What this task involves =
Each line of the listing below containing the word "leads" should be returned.
BEGIN
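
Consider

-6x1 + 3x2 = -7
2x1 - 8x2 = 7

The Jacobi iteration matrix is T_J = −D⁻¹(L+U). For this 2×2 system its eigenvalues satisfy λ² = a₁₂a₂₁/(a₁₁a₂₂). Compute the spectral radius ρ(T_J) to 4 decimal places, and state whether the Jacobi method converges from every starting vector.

a₁₂a₂₁/(a₁₁a₂₂) = (3)·(2) / ((-6)·(-8)) = 0.125000
ρ = √|0.125000| = √0.125000 = 0.3536
ρ < 1, so Jacobi converges

0.3536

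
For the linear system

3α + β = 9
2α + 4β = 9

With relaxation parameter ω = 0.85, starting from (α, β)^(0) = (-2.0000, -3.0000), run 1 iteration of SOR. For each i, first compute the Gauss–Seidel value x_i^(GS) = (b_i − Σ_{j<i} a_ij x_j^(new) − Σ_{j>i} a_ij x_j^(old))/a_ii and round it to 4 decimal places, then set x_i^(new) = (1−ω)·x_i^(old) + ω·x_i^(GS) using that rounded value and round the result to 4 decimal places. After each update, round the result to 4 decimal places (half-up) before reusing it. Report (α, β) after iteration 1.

Iteration 1:
  α: GS value = (9 - (1)·-3.0000) / (3) = 4.0000;  α ← (1−ω)·-2.0000 + ω·4.0000 = 3.1000
  β: GS value = (9 - (2)·3.1000) / (4) = 0.7000;  β ← (1−ω)·-3.0000 + ω·0.7000 = 0.1450

(3.1000, 0.1450)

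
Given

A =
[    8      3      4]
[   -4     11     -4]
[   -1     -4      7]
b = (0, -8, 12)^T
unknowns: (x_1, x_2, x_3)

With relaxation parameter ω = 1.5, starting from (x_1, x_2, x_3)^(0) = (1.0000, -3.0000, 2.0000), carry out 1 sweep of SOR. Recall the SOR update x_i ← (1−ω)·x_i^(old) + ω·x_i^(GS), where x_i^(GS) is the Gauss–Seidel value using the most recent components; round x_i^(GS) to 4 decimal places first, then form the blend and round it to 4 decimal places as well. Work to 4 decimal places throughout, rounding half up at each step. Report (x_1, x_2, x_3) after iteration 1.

(-0.3125, 1.3296, 2.6441)

Iteration 1:
  x_1: GS value = (0 - (3)·-3.0000 - (4)·2.0000) / (8) = 0.1250;  x_1 ← (1−ω)·1.0000 + ω·0.1250 = -0.3125
  x_2: GS value = (-8 - (-4)·-0.3125 - (-4)·2.0000) / (11) = -0.1136;  x_2 ← (1−ω)·-3.0000 + ω·-0.1136 = 1.3296
  x_3: GS value = (12 - (-1)·-0.3125 - (-4)·1.3296) / (7) = 2.4294;  x_3 ← (1−ω)·2.0000 + ω·2.4294 = 2.6441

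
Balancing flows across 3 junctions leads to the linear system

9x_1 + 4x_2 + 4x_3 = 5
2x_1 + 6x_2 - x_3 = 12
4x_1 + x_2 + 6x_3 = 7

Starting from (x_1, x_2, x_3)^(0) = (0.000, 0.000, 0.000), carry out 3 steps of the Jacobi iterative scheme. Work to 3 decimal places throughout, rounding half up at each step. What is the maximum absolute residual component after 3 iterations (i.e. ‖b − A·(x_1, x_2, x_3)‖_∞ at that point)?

5.157

Iteration 1:
  x_1 = (5 - (4)·0.000 - (4)·0.000) / (9) = 0.556
  x_2 = (12 - (2)·0.000 - (-1)·0.000) / (6) = 2.000
  x_3 = (7 - (4)·0.000 - (1)·0.000) / (6) = 1.167
Iteration 2:
  x_1 = (5 - (4)·2.000 - (4)·1.167) / (9) = -0.852
  x_2 = (12 - (2)·0.556 - (-1)·1.167) / (6) = 2.009
  x_3 = (7 - (4)·0.556 - (1)·2.000) / (6) = 0.463
Iteration 3:
  x_1 = (5 - (4)·2.009 - (4)·0.463) / (9) = -0.543
  x_2 = (12 - (2)·-0.852 - (-1)·0.463) / (6) = 2.361
  x_3 = (7 - (4)·-0.852 - (1)·2.009) / (6) = 1.400
Residual b − A·x = (-5.157, 0.320, -1.589); ∞-norm = 5.157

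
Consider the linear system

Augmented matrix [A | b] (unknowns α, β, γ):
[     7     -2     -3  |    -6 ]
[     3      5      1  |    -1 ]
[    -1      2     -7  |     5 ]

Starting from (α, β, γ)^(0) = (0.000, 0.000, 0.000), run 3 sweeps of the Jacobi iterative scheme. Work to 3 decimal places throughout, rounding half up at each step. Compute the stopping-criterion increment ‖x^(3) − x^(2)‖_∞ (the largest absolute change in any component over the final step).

0.240

Iteration 1:
  α = (-6 - (-2)·0.000 - (-3)·0.000) / (7) = -0.857
  β = (-1 - (3)·0.000 - (1)·0.000) / (5) = -0.200
  γ = (5 - (-1)·0.000 - (2)·0.000) / (-7) = -0.714
Iteration 2:
  α = (-6 - (-2)·-0.200 - (-3)·-0.714) / (7) = -1.220
  β = (-1 - (3)·-0.857 - (1)·-0.714) / (5) = 0.457
  γ = (5 - (-1)·-0.857 - (2)·-0.200) / (-7) = -0.649
Iteration 3:
  α = (-6 - (-2)·0.457 - (-3)·-0.649) / (7) = -1.005
  β = (-1 - (3)·-1.220 - (1)·-0.649) / (5) = 0.662
  γ = (5 - (-1)·-1.220 - (2)·0.457) / (-7) = -0.409
Change: (0.215, 0.205, 0.240) → max |·| = 0.240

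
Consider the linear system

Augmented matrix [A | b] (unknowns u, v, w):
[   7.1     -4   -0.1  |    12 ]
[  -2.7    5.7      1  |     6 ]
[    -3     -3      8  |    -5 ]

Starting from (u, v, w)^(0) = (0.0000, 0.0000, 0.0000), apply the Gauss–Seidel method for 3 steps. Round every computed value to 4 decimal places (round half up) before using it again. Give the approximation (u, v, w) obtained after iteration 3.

(2.9634, 2.2388, 1.3258)

Iteration 1:
  u = (12 - (-4)·0.0000 - (-0.1)·0.0000) / (7.1) = 1.6901
  v = (6 - (-2.7)·1.6901 - (1)·0.0000) / (5.7) = 1.8532
  w = (-5 - (-3)·1.6901 - (-3)·1.8532) / (8) = 0.7037
Iteration 2:
  u = (12 - (-4)·1.8532 - (-0.1)·0.7037) / (7.1) = 2.7441
  v = (6 - (-2.7)·2.7441 - (1)·0.7037) / (5.7) = 2.2290
  w = (-5 - (-3)·2.7441 - (-3)·2.2290) / (8) = 1.2399
Iteration 3:
  u = (12 - (-4)·2.2290 - (-0.1)·1.2399) / (7.1) = 2.9634
  v = (6 - (-2.7)·2.9634 - (1)·1.2399) / (5.7) = 2.2388
  w = (-5 - (-3)·2.9634 - (-3)·2.2388) / (8) = 1.3258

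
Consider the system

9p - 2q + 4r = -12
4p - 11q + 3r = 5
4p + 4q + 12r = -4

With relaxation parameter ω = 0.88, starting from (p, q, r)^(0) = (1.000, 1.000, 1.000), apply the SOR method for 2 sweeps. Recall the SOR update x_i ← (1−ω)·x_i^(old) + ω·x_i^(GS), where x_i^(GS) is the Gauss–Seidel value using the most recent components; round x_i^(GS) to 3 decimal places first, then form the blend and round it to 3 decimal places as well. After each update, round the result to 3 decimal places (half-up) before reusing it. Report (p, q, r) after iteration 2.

(-1.535, -0.867, 0.450)

Iteration 1:
  p: GS value = (-12 - (-2)·1.000 - (4)·1.000) / (9) = -1.556;  p ← (1−ω)·1.000 + ω·-1.556 = -1.249
  q: GS value = (5 - (4)·-1.249 - (3)·1.000) / (-11) = -0.636;  q ← (1−ω)·1.000 + ω·-0.636 = -0.440
  r: GS value = (-4 - (4)·-1.249 - (4)·-0.440) / (12) = 0.230;  r ← (1−ω)·1.000 + ω·0.230 = 0.322
Iteration 2:
  p: GS value = (-12 - (-2)·-0.440 - (4)·0.322) / (9) = -1.574;  p ← (1−ω)·-1.249 + ω·-1.574 = -1.535
  q: GS value = (5 - (4)·-1.535 - (3)·0.322) / (-11) = -0.925;  q ← (1−ω)·-0.440 + ω·-0.925 = -0.867
  r: GS value = (-4 - (4)·-1.535 - (4)·-0.867) / (12) = 0.467;  r ← (1−ω)·0.322 + ω·0.467 = 0.450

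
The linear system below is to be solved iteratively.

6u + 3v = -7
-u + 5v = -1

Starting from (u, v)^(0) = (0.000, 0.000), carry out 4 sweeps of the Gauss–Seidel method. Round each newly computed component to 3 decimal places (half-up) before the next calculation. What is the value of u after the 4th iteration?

Iteration 1:
  u = (-7 - (3)·0.000) / (6) = -1.167
  v = (-1 - (-1)·-1.167) / (5) = -0.433
Iteration 2:
  u = (-7 - (3)·-0.433) / (6) = -0.950
  v = (-1 - (-1)·-0.950) / (5) = -0.390
Iteration 3:
  u = (-7 - (3)·-0.390) / (6) = -0.972
  v = (-1 - (-1)·-0.972) / (5) = -0.394
Iteration 4:
  u = (-7 - (3)·-0.394) / (6) = -0.970
  v = (-1 - (-1)·-0.970) / (5) = -0.394

-0.970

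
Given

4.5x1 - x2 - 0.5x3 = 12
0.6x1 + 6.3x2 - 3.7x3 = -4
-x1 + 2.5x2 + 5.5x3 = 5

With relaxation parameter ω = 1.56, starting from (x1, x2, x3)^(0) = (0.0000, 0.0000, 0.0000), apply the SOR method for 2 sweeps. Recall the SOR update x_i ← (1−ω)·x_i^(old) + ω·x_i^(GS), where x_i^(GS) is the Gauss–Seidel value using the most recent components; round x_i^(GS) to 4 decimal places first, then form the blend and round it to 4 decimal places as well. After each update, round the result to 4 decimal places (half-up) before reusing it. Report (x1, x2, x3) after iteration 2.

Iteration 1:
  x1: GS value = (12 - (-1)·0.0000 - (-0.5)·0.0000) / (4.5) = 2.6667;  x1 ← (1−ω)·0.0000 + ω·2.6667 = 4.1601
  x2: GS value = (-4 - (0.6)·4.1601 - (-3.7)·0.0000) / (6.3) = -1.0311;  x2 ← (1−ω)·0.0000 + ω·-1.0311 = -1.6085
  x3: GS value = (5 - (-1)·4.1601 - (2.5)·-1.6085) / (5.5) = 2.3966;  x3 ← (1−ω)·0.0000 + ω·2.3966 = 3.7387
Iteration 2:
  x1: GS value = (12 - (-1)·-1.6085 - (-0.5)·3.7387) / (4.5) = 2.7246;  x1 ← (1−ω)·4.1601 + ω·2.7246 = 1.9207
  x2: GS value = (-4 - (0.6)·1.9207 - (-3.7)·3.7387) / (6.3) = 1.3779;  x2 ← (1−ω)·-1.6085 + ω·1.3779 = 3.0503
  x3: GS value = (5 - (-1)·1.9207 - (2.5)·3.0503) / (5.5) = -0.1282;  x3 ← (1−ω)·3.7387 + ω·-0.1282 = -2.2937

(1.9207, 3.0503, -2.2937)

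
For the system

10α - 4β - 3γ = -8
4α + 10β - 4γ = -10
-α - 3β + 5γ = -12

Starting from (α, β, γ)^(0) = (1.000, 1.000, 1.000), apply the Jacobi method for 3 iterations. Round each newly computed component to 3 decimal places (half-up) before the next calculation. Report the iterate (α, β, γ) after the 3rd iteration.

Iteration 1:
  α = (-8 - (-4)·1.000 - (-3)·1.000) / (10) = -0.100
  β = (-10 - (4)·1.000 - (-4)·1.000) / (10) = -1.000
  γ = (-12 - (-1)·1.000 - (-3)·1.000) / (5) = -1.600
Iteration 2:
  α = (-8 - (-4)·-1.000 - (-3)·-1.600) / (10) = -1.680
  β = (-10 - (4)·-0.100 - (-4)·-1.600) / (10) = -1.600
  γ = (-12 - (-1)·-0.100 - (-3)·-1.000) / (5) = -3.020
Iteration 3:
  α = (-8 - (-4)·-1.600 - (-3)·-3.020) / (10) = -2.346
  β = (-10 - (4)·-1.680 - (-4)·-3.020) / (10) = -1.536
  γ = (-12 - (-1)·-1.680 - (-3)·-1.600) / (5) = -3.696

(-2.346, -1.536, -3.696)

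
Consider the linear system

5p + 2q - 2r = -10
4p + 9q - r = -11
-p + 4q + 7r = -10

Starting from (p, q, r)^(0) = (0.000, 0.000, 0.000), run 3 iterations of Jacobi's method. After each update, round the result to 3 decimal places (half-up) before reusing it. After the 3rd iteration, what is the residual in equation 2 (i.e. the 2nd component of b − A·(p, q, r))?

0.076

Iteration 1:
  p = (-10 - (2)·0.000 - (-2)·0.000) / (5) = -2.000
  q = (-11 - (4)·0.000 - (-1)·0.000) / (9) = -1.222
  r = (-10 - (-1)·0.000 - (4)·0.000) / (7) = -1.429
Iteration 2:
  p = (-10 - (2)·-1.222 - (-2)·-1.429) / (5) = -2.083
  q = (-11 - (4)·-2.000 - (-1)·-1.429) / (9) = -0.492
  r = (-10 - (-1)·-2.000 - (4)·-1.222) / (7) = -1.016
Iteration 3:
  p = (-10 - (2)·-0.492 - (-2)·-1.016) / (5) = -2.210
  q = (-11 - (4)·-2.083 - (-1)·-1.016) / (9) = -0.409
  r = (-10 - (-1)·-2.083 - (4)·-0.492) / (7) = -1.445
Residual b − A·x = (-1.022, 0.076, -0.459)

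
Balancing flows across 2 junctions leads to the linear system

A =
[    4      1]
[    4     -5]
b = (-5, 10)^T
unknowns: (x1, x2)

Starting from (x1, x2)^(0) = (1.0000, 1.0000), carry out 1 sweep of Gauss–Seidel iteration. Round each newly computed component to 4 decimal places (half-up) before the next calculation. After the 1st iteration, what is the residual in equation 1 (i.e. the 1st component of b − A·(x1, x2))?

4.2000

Iteration 1:
  x1 = (-5 - (1)·1.0000) / (4) = -1.5000
  x2 = (10 - (4)·-1.5000) / (-5) = -3.2000
Residual b − A·x = (4.2000, 0.0000)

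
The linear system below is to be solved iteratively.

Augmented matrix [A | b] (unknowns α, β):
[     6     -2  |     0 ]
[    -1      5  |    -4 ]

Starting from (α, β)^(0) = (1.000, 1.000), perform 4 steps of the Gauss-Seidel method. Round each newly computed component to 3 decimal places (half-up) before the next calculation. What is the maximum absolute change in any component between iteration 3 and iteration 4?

Iteration 1:
  α = (0 - (-2)·1.000) / (6) = 0.333
  β = (-4 - (-1)·0.333) / (5) = -0.733
Iteration 2:
  α = (0 - (-2)·-0.733) / (6) = -0.244
  β = (-4 - (-1)·-0.244) / (5) = -0.849
Iteration 3:
  α = (0 - (-2)·-0.849) / (6) = -0.283
  β = (-4 - (-1)·-0.283) / (5) = -0.857
Iteration 4:
  α = (0 - (-2)·-0.857) / (6) = -0.286
  β = (-4 - (-1)·-0.286) / (5) = -0.857
Change: (-0.003, 0.000) → max |·| = 0.003

0.003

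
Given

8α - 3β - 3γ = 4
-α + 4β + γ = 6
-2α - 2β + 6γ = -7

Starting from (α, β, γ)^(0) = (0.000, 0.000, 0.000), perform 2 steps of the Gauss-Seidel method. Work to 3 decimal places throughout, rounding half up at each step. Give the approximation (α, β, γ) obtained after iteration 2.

Iteration 1:
  α = (4 - (-3)·0.000 - (-3)·0.000) / (8) = 0.500
  β = (6 - (-1)·0.500 - (1)·0.000) / (4) = 1.625
  γ = (-7 - (-2)·0.500 - (-2)·1.625) / (6) = -0.458
Iteration 2:
  α = (4 - (-3)·1.625 - (-3)·-0.458) / (8) = 0.938
  β = (6 - (-1)·0.938 - (1)·-0.458) / (4) = 1.849
  γ = (-7 - (-2)·0.938 - (-2)·1.849) / (6) = -0.238

(0.938, 1.849, -0.238)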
END
Answer area =
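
Balancing flows across 3 junctions leads to the linear system
Balancing flows across 2 junctions leads to the linear system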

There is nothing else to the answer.